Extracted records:

- Opening Delimiter -

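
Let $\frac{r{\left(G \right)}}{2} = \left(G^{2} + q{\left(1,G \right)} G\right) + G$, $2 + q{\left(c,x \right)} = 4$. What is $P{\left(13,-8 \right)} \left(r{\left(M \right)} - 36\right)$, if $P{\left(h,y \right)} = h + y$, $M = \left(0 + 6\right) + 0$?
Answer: $360$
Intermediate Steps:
$q{\left(c,x \right)} = 2$ ($q{\left(c,x \right)} = -2 + 4 = 2$)
$M = 6$ ($M = 6 + 0 = 6$)
$r{\left(G \right)} = 2 G^{2} + 6 G$ ($r{\left(G \right)} = 2 \left(\left(G^{2} + 2 G\right) + G\right) = 2 \left(G^{2} + 3 G\right) = 2 G^{2} + 6 G$)
$P{\left(13,-8 \right)} \left(r{\left(M \right)} - 36\right) = \left(13 - 8\right) \left(2 \cdot 6 \left(3 + 6\right) - 36\right) = 5 \left(2 \cdot 6 \cdot 9 - 36\right) = 5 \left(108 - 36\right) = 5 \cdot 72 = 360$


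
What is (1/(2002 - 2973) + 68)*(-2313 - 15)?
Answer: -153710856/971 ≈ -1.5830e+5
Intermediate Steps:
(1/(2002 - 2973) + 68)*(-2313 - 15) = (1/(-971) + 68)*(-2328) = (-1/971 + 68)*(-2328) = (66027/971)*(-2328) = -153710856/971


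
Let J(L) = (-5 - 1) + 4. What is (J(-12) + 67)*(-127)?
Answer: -8255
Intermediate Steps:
J(L) = -2 (J(L) = -6 + 4 = -2)
(J(-12) + 67)*(-127) = (-2 + 67)*(-127) = 65*(-127) = -8255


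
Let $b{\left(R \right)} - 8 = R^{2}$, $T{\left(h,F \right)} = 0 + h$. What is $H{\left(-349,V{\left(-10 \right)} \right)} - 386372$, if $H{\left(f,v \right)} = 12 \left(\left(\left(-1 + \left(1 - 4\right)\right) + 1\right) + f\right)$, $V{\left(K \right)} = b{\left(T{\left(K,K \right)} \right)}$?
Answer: $-390596$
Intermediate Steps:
$T{\left(h,F \right)} = h$
$b{\left(R \right)} = 8 + R^{2}$
$V{\left(K \right)} = 8 + K^{2}$
$H{\left(f,v \right)} = -36 + 12 f$ ($H{\left(f,v \right)} = 12 \left(\left(\left(-1 + \left(1 - 4\right)\right) + 1\right) + f\right) = 12 \left(\left(\left(-1 - 3\right) + 1\right) + f\right) = 12 \left(\left(-4 + 1\right) + f\right) = 12 \left(-3 + f\right) = -36 + 12 f$)
$H{\left(-349,V{\left(-10 \right)} \right)} - 386372 = \left(-36 + 12 \left(-349\right)\right) - 386372 = \left(-36 - 4188\right) - 386372 = -4224 - 386372 = -390596$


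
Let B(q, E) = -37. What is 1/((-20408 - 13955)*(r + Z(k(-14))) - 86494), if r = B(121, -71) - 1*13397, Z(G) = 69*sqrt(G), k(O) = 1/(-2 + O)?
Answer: 7384736768/3408401692654569073 + 9484188*I/3408401692654569073 ≈ 2.1666e-9 + 2.7826e-12*I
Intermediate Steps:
r = -13434 (r = -37 - 1*13397 = -37 - 13397 = -13434)
1/((-20408 - 13955)*(r + Z(k(-14))) - 86494) = 1/((-20408 - 13955)*(-13434 + 69*sqrt(1/(-2 - 14))) - 86494) = 1/(-34363*(-13434 + 69*sqrt(1/(-16))) - 86494) = 1/(-34363*(-13434 + 69*sqrt(-1/16)) - 86494) = 1/(-34363*(-13434 + 69*(I/4)) - 86494) = 1/(-34363*(-13434 + 69*I/4) - 86494) = 1/((461632542 - 2371047*I/4) - 86494) = 1/(461546048 - 2371047*I/4) = 16*(461546048 + 2371047*I/4)/3408401692654569073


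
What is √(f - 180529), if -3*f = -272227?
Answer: 4*I*√50505/3 ≈ 299.64*I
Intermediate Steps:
f = 272227/3 (f = -⅓*(-272227) = 272227/3 ≈ 90742.)
√(f - 180529) = √(272227/3 - 180529) = √(-269360/3) = 4*I*√50505/3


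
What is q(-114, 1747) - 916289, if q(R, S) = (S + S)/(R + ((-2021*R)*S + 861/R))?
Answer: -14014577457000613/15294931465 ≈ -9.1629e+5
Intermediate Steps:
q(R, S) = 2*S/(R + 861/R - 2021*R*S) (q(R, S) = (2*S)/(R + (-2021*R*S + 861/R)) = (2*S)/(R + (861/R - 2021*R*S)) = (2*S)/(R + 861/R - 2021*R*S) = 2*S/(R + 861/R - 2021*R*S))
q(-114, 1747) - 916289 = 2*(-114)*1747/(861 + (-114)**2 - 2021*1747*(-114)**2) - 916289 = 2*(-114)*1747/(861 + 12996 - 2021*1747*12996) - 916289 = 2*(-114)*1747/(861 + 12996 - 45884808252) - 916289 = 2*(-114)*1747/(-45884794395) - 916289 = 2*(-114)*1747*(-1/45884794395) - 916289 = 132772/15294931465 - 916289 = -14014577457000613/15294931465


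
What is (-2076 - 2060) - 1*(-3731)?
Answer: -405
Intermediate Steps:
(-2076 - 2060) - 1*(-3731) = -4136 + 3731 = -405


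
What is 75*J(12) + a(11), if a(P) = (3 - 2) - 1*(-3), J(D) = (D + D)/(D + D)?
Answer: 79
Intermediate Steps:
J(D) = 1 (J(D) = (2*D)/((2*D)) = (2*D)*(1/(2*D)) = 1)
a(P) = 4 (a(P) = 1 + 3 = 4)
75*J(12) + a(11) = 75*1 + 4 = 75 + 4 = 79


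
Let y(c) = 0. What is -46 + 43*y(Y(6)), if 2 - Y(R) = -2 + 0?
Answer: -46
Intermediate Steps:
Y(R) = 4 (Y(R) = 2 - (-2 + 0) = 2 - 1*(-2) = 2 + 2 = 4)
-46 + 43*y(Y(6)) = -46 + 43*0 = -46 + 0 = -46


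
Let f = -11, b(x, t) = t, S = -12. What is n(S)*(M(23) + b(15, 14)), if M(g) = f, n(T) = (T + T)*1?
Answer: -72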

- Closing Delimiter -

WHAT YOU SHOULD DO:
Locate the line with "Answer: -46" in the entries above; extract it and every line after it, verbatim.

TASK SOLUTION:
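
Answer: -46
Intermediate Steps:
Y(R) = 4 (Y(R) = 2 - (-2 + 0) = 2 - 1*(-2) = 2 + 2 = 4)
-46 + 43*y(Y(6)) = -46 + 43*0 = -46 + 0 = -46


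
Let f = -11, b(x, t) = t, S = -12. What is n(S)*(M(23) + b(15, 14)), if M(g) = f, n(T) = (T + T)*1?
Answer: -72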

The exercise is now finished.